[Collected data entries]

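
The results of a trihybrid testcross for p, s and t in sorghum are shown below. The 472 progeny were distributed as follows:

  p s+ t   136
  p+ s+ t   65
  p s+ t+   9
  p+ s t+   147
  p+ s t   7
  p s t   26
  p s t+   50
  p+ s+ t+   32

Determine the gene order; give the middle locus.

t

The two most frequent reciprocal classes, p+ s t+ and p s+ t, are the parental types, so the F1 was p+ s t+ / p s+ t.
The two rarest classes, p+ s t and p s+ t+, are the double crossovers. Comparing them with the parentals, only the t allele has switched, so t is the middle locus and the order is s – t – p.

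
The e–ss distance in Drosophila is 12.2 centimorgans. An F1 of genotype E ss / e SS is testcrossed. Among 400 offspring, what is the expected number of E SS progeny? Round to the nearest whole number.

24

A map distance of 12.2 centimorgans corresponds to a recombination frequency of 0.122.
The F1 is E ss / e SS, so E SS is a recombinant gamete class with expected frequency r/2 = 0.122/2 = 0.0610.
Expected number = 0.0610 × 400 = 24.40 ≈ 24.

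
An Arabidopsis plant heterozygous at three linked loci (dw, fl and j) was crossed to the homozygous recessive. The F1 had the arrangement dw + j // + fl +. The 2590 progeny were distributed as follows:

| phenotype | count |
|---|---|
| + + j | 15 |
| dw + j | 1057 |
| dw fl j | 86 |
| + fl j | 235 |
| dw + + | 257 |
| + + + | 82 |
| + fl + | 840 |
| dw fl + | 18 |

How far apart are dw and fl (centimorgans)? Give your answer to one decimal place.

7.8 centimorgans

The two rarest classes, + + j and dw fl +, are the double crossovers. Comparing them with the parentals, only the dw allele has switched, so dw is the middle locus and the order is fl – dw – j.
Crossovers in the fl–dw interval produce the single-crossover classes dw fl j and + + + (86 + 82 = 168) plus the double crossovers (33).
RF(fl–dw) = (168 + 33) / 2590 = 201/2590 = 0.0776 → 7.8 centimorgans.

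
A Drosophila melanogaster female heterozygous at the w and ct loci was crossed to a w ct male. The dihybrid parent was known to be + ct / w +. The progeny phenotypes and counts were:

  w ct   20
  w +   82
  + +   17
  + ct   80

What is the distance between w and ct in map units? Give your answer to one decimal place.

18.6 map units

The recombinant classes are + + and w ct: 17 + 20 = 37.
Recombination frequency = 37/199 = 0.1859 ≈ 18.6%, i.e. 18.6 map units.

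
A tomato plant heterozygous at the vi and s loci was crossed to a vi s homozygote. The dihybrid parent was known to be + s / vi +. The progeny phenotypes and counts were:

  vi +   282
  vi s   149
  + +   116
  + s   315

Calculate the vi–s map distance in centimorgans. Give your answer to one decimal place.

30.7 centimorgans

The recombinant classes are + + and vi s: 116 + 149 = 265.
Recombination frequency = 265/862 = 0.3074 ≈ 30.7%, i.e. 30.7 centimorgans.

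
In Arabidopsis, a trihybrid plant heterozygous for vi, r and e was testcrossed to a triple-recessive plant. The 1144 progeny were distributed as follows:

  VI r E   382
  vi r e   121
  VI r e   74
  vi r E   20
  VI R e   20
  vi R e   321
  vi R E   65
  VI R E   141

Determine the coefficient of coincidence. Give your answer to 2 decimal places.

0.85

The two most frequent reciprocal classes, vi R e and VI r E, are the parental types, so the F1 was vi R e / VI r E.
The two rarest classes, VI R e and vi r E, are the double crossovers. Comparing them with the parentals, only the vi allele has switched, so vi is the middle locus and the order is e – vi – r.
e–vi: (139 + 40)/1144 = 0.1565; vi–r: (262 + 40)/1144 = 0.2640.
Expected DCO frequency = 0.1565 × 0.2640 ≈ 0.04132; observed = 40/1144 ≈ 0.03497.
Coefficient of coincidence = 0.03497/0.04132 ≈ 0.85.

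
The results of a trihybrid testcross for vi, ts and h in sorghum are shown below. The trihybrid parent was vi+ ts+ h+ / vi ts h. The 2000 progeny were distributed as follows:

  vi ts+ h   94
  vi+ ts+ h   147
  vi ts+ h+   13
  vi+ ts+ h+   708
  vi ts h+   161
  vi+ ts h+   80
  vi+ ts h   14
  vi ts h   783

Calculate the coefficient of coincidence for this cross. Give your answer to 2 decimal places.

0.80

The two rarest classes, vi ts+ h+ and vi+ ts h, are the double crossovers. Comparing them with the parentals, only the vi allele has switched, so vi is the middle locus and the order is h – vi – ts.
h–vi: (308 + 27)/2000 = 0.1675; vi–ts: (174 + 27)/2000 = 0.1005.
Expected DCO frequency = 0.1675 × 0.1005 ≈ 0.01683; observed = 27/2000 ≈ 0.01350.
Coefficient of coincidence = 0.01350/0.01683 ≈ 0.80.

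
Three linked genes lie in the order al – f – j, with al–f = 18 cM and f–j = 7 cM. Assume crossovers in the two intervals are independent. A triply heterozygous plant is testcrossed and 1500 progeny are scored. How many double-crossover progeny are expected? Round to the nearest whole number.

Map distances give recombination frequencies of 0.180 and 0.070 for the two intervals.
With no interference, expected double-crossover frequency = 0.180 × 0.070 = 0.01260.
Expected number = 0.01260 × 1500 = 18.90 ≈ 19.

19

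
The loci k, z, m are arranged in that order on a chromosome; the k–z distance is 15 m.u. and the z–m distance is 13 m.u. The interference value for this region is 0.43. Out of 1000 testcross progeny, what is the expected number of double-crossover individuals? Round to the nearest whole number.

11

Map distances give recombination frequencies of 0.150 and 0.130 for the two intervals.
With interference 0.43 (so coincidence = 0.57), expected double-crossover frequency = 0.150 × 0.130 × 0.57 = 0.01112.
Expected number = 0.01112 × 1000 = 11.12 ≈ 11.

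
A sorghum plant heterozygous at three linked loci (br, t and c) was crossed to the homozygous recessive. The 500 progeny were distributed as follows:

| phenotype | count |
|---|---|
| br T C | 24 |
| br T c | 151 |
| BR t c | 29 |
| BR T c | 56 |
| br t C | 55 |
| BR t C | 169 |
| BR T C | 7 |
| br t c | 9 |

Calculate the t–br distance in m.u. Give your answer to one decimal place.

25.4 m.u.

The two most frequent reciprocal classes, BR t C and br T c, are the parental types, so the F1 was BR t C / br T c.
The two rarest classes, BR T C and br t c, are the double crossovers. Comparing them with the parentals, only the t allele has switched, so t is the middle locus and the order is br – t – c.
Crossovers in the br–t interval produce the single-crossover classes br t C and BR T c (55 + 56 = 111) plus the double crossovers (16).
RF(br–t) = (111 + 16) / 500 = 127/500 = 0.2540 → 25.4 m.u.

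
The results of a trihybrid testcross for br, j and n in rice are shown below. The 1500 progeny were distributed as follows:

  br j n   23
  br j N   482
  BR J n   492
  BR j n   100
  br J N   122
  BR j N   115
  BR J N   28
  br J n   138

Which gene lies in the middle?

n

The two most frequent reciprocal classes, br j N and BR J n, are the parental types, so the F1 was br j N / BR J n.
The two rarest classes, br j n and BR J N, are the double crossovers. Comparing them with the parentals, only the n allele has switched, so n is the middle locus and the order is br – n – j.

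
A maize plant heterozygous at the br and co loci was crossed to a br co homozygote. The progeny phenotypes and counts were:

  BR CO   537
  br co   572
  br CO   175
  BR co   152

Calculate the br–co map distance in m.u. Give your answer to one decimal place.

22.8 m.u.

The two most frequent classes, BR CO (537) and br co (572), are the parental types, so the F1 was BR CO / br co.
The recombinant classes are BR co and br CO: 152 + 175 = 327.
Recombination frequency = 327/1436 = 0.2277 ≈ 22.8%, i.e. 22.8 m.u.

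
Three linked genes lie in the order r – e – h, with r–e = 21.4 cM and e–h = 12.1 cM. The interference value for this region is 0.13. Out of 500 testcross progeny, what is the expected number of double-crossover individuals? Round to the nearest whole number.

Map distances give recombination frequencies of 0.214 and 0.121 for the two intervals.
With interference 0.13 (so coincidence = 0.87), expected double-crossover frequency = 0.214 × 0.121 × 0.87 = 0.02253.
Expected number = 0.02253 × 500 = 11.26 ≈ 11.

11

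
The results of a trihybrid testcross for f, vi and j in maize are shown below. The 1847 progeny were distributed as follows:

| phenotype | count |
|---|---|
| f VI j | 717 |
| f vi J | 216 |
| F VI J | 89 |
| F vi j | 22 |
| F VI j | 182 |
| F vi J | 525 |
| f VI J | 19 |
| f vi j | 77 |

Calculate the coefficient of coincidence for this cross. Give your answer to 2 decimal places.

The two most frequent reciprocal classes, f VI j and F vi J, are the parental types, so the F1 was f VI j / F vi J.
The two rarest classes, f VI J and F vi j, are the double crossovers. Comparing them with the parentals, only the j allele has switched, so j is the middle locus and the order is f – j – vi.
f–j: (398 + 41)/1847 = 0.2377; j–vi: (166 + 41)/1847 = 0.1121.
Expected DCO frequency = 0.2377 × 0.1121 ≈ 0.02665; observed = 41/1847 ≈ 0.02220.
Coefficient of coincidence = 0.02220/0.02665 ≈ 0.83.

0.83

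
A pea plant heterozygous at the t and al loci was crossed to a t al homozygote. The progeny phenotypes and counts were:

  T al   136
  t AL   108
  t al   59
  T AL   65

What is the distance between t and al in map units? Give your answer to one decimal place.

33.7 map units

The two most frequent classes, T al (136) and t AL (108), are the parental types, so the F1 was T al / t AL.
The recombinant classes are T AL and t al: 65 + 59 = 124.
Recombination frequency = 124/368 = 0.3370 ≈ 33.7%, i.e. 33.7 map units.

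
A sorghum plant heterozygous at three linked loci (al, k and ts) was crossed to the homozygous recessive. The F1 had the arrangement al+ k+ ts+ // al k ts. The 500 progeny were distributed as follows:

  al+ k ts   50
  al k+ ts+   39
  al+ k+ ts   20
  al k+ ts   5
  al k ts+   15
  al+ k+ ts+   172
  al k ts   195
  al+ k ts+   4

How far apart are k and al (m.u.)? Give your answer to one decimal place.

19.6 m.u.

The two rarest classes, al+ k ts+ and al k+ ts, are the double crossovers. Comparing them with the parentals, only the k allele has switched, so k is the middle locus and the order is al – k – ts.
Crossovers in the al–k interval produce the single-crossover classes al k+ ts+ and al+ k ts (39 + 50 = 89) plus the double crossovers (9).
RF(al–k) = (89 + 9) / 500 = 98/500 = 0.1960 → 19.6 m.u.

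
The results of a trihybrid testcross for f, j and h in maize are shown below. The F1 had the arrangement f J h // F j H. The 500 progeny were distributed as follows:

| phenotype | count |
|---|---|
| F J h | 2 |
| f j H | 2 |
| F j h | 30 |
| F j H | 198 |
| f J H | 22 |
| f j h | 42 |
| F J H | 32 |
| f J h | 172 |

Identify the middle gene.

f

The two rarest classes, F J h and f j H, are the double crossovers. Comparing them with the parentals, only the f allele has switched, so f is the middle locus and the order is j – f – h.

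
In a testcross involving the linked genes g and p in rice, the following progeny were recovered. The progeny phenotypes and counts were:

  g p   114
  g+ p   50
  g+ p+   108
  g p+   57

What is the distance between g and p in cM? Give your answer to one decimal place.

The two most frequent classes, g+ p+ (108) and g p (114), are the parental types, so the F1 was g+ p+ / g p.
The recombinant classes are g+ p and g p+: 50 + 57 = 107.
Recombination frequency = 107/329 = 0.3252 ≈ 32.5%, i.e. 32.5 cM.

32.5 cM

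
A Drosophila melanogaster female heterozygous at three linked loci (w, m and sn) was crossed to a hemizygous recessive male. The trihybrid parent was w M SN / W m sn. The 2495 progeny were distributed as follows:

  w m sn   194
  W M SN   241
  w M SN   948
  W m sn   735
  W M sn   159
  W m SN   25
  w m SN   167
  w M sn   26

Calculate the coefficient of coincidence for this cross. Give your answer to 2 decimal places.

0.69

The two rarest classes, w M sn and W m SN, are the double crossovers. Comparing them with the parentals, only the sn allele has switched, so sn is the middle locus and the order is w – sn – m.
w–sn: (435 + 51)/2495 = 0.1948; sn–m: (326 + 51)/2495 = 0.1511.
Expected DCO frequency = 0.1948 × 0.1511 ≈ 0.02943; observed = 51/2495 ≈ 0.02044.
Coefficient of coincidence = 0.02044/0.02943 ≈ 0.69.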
* * *
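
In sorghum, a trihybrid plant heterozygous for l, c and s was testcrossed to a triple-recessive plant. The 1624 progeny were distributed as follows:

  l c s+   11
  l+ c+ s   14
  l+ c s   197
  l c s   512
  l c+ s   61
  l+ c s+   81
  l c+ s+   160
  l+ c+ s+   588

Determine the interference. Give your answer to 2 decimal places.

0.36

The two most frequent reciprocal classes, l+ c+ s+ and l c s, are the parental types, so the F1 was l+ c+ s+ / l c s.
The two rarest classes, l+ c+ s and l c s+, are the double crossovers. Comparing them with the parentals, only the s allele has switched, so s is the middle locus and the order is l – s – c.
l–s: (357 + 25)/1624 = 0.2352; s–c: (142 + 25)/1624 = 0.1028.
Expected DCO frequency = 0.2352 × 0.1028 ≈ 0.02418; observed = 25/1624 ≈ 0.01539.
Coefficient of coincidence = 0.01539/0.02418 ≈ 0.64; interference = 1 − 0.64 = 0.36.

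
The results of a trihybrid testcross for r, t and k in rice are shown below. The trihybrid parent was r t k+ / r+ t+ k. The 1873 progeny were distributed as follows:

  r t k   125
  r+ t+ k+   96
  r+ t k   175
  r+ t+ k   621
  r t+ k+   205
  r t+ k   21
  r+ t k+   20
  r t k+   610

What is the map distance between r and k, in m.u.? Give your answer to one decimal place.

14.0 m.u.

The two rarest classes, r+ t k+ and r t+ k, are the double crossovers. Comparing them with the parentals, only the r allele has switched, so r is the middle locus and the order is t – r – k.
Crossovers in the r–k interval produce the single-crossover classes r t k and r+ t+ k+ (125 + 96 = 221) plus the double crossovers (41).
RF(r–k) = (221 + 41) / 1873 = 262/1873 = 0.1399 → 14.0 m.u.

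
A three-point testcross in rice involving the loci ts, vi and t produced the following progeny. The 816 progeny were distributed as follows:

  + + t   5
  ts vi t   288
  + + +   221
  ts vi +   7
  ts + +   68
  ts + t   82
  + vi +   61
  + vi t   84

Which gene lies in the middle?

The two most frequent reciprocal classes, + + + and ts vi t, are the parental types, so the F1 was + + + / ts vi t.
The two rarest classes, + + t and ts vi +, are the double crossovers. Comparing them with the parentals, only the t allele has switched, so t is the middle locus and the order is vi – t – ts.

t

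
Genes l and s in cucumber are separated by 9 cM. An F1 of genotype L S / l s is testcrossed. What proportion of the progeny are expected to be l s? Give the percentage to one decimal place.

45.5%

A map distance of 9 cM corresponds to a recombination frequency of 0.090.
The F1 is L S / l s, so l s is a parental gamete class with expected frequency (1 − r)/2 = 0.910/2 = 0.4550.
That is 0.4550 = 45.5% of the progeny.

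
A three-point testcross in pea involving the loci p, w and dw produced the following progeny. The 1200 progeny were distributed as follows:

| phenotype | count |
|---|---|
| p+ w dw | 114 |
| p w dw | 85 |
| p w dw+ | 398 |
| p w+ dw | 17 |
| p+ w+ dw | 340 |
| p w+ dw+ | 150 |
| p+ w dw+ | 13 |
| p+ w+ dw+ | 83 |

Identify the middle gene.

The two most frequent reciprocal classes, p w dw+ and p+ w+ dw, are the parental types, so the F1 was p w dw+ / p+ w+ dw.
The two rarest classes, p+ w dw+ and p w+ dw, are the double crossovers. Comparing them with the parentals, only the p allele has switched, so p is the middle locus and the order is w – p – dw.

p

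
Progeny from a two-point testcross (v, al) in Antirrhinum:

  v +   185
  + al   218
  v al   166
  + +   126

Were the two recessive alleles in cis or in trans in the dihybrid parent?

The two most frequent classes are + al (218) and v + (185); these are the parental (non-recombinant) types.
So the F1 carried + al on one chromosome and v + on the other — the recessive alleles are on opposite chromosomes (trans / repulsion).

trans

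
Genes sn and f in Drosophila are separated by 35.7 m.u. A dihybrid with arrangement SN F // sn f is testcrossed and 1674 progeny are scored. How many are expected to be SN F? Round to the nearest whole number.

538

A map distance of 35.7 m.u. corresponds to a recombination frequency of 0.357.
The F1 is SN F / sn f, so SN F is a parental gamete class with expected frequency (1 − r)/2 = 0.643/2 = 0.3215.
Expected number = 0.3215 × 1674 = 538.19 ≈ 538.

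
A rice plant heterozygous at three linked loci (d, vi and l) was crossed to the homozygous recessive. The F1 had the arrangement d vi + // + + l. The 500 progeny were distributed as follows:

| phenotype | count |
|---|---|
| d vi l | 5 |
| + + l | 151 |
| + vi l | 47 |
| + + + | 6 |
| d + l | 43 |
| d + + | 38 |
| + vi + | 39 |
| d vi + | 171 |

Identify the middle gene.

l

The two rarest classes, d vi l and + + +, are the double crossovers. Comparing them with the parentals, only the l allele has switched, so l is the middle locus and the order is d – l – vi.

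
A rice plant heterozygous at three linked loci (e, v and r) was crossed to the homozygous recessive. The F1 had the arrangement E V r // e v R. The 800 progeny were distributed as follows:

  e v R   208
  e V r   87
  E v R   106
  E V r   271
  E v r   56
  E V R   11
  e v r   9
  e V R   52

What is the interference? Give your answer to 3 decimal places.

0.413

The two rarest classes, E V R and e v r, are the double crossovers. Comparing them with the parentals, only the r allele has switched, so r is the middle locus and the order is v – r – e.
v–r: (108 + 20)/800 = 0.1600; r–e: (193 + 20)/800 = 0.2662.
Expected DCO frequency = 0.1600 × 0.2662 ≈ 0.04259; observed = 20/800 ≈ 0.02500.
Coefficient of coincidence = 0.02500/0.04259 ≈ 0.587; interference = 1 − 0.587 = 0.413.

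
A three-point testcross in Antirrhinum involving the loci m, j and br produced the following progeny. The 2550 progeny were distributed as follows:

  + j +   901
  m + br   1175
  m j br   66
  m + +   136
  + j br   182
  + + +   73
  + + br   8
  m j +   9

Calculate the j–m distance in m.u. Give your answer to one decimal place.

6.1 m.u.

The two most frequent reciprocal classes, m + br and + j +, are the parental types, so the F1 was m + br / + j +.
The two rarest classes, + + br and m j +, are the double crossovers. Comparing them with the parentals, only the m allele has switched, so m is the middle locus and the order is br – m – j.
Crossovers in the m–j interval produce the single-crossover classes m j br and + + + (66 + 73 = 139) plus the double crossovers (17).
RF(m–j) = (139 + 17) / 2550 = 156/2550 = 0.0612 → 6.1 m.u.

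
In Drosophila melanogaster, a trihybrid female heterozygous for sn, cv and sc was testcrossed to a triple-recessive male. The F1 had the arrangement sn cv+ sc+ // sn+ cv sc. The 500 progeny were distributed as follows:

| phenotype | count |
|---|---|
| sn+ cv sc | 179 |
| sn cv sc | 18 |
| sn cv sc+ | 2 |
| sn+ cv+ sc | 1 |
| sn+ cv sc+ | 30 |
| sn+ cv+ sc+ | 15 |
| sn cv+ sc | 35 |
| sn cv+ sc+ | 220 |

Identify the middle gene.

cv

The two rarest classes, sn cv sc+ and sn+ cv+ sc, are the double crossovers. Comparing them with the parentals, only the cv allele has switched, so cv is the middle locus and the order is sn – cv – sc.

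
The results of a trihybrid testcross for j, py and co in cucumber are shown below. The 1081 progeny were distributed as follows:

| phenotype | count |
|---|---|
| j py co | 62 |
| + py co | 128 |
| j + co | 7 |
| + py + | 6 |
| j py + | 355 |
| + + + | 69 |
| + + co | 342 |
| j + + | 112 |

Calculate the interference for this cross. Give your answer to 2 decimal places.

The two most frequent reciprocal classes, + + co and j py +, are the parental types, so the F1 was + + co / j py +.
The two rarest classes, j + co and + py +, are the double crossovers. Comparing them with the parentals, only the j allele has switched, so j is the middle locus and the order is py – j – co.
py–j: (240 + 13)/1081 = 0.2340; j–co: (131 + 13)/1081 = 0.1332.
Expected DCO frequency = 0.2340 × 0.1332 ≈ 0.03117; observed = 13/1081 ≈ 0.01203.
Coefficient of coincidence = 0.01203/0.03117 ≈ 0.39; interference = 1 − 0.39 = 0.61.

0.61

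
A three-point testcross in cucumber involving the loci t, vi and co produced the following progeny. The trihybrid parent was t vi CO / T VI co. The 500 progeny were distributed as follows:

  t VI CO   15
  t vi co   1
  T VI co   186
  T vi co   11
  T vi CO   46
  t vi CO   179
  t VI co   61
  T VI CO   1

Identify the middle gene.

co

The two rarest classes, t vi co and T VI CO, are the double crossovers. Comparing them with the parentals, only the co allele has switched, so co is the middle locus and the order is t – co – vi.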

(Problem statement): The answer must consist of every line above that holds the string "Arabidopsis", copied exactly.

(The answer):
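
An Arabidopsis plant heterozygous at three linked loci (dw, fl and j) was crossed to the homozygous recessive. The F1 had the arrangement dw + j // + fl +. The 2590 progeny were distributed as follows:
In Arabidopsis, a trihybrid plant heterozygous for vi, r and e was testcrossed to a triple-recessive plant. The 1144 progeny were distributed as follows: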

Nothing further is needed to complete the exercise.